● **What you have to do**
Among the entries below, count each line holding the word "Physics". Write only the number.

--- START ---

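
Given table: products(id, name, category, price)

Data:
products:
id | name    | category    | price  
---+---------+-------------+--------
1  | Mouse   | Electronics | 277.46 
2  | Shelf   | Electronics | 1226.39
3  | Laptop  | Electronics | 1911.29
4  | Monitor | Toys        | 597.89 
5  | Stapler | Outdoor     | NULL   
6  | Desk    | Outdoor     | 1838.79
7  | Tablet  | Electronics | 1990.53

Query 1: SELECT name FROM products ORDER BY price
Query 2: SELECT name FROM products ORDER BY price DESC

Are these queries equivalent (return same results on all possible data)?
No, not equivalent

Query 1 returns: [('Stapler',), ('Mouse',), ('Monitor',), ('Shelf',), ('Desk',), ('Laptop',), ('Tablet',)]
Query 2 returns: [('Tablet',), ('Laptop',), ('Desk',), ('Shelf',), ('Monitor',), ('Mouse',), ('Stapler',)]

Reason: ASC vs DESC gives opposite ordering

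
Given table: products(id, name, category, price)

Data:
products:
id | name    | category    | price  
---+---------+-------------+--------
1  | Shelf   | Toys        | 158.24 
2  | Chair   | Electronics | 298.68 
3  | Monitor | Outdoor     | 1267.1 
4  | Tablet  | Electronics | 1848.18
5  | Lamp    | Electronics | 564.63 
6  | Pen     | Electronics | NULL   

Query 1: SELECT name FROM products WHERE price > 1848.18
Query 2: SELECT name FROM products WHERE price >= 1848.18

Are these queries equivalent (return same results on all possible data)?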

--- END ---
--- START ---

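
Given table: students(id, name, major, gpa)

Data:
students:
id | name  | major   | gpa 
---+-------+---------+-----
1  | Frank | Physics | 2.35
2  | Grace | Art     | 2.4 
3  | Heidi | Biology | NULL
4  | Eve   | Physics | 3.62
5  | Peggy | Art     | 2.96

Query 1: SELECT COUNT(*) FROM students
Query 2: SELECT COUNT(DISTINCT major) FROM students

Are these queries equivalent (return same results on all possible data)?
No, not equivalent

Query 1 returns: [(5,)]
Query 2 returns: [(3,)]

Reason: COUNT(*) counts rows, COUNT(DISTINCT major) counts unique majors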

--- END ---
--- START ---

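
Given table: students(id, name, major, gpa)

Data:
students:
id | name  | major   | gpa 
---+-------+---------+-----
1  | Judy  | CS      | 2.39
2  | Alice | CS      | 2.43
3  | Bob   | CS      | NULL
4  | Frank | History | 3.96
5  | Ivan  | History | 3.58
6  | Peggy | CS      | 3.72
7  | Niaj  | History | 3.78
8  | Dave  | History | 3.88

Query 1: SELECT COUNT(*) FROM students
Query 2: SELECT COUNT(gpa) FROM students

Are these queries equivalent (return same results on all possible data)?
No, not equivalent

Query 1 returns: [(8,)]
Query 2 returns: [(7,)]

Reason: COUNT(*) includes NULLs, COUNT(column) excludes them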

--- END ---

● **Answer to this task**
2